# [Aim of the task]
Copying each record below exactly is the whole task.

# [Records for processing]
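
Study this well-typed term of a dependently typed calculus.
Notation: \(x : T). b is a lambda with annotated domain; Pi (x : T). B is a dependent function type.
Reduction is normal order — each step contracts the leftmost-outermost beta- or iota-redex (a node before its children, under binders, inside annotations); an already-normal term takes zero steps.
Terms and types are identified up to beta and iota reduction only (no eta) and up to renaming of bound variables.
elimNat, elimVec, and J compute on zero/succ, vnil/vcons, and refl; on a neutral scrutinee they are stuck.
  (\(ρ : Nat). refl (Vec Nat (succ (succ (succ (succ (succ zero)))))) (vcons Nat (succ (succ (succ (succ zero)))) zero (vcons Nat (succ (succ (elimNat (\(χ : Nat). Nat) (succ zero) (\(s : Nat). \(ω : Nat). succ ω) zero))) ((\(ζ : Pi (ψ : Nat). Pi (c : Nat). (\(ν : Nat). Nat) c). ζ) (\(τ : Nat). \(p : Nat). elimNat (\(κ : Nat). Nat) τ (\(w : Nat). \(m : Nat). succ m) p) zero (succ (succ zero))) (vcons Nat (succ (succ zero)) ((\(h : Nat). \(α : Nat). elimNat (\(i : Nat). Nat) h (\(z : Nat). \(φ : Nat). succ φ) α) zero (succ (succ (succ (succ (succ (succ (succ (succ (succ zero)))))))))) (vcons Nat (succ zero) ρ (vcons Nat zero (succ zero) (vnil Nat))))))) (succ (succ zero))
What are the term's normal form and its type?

resulting normal form:
  refl (Vec Nat (succ (succ (succ (succ (succ zero)))))) (vcons Nat (succ (succ (succ (succ zero)))) zero (vcons Nat (succ (succ (succ zero))) (succ (succ zero)) (vcons Nat (succ (succ zero)) (succ (succ (succ (succ (succ (succ (succ (succ (succ zero))))))))) (vcons Nat (succ zero) (succ (succ zero)) (vcons Nat zero (succ zero) (vnil Nat))))))
inferred type:
  Eq (Vec Nat (succ (succ (succ (succ (succ zero)))))) (vcons Nat (succ (succ (succ (succ zero)))) zero (vcons Nat (succ (succ (succ zero))) (succ (succ zero)) (vcons Nat (succ (succ zero)) (succ (succ (succ (succ (succ (succ (succ (succ (succ zero))))))))) (vcons Nat (succ zero) (succ (succ zero)) (vcons Nat zero (succ zero) (vnil Nat)))))) (vcons Nat (succ (succ (succ (succ zero)))) zero (vcons Nat (succ (succ (succ zero))) (succ (succ zero)) (vcons Nat (succ (succ zero)) (succ (succ (succ (succ (succ (succ (succ (succ (succ zero))))))))) (vcons Nat (succ zero) (succ (succ zero)) (vcons Nat zero (succ zero) (vnil Nat))))))
observation: the leftmost-outermost redex is a beta-redex, and normalization takes 42 steps.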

# [Task solution]
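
Study this well-typed term of a dependently typed calculus.
Notation: \(x : T). b is a lambda with annotated domain; Pi (x : T). B is a dependent function type.
Reduction is normal order — each step contracts the leftmost-outermost beta- or iota-redex (a node before its children, under binders, inside annotations); an already-normal term takes zero steps.
Terms and types are identified up to beta and iota reduction only (no eta) and up to renaming of bound variables.
elimNat, elimVec, and J compute on zero/succ, vnil/vcons, and refl; on a neutral scrutinee they are stuck.
  (\(ρ : Nat). refl (Vec Nat (succ (succ (succ (succ (succ zero)))))) (vcons Nat (succ (succ (succ (succ zero)))) zero (vcons Nat (succ (succ (elimNat (\(χ : Nat). Nat) (succ zero) (\(s : Nat). \(ω : Nat). succ ω) zero))) ((\(ζ : Pi (ψ : Nat). Pi (c : Nat). (\(ν : Nat). Nat) c). ζ) (\(τ : Nat). \(p : Nat). elimNat (\(κ : Nat). Nat) τ (\(w : Nat). \(m : Nat). succ m) p) zero (succ (succ zero))) (vcons Nat (succ (succ zero)) ((\(h : Nat). \(α : Nat). elimNat (\(i : Nat). Nat) h (\(z : Nat). \(φ : Nat). succ φ) α) zero (succ (succ (succ (succ (succ (succ (succ (succ (succ zero)))))))))) (vcons Nat (succ zero) ρ (vcons Nat zero (succ zero) (vnil Nat))))))) (succ (succ zero))
What are the term's normal form and its type?

resulting normal form:
  refl (Vec Nat (succ (succ (succ (succ (succ zero)))))) (vcons Nat (succ (succ (succ (succ zero)))) zero (vcons Nat (succ (succ (succ zero))) (succ (succ zero)) (vcons Nat (succ (succ zero)) (succ (succ (succ (succ (succ (succ (succ (succ (succ zero))))))))) (vcons Nat (succ zero) (succ (succ zero)) (vcons Nat zero (succ zero) (vnil Nat))))))
inferred type:
  Eq (Vec Nat (succ (succ (succ (succ (succ zero)))))) (vcons Nat (succ (succ (succ (succ zero)))) zero (vcons Nat (succ (succ (succ zero))) (succ (succ zero)) (vcons Nat (succ (succ zero)) (succ (succ (succ (succ (succ (succ (succ (succ (succ zero))))))))) (vcons Nat (succ zero) (succ (succ zero)) (vcons Nat zero (succ zero) (vnil Nat)))))) (vcons Nat (succ (succ (succ (succ zero)))) zero (vcons Nat (succ (succ (succ zero))) (succ (succ zero)) (vcons Nat (succ (succ zero)) (succ (succ (succ (succ (succ (succ (succ (succ (succ zero))))))))) (vcons Nat (succ zero) (succ (succ zero)) (vcons Nat zero (succ zero) (vnil Nat))))))
observation: the leftmost-outermost redex is a beta-redex, and normalization takes 42 steps.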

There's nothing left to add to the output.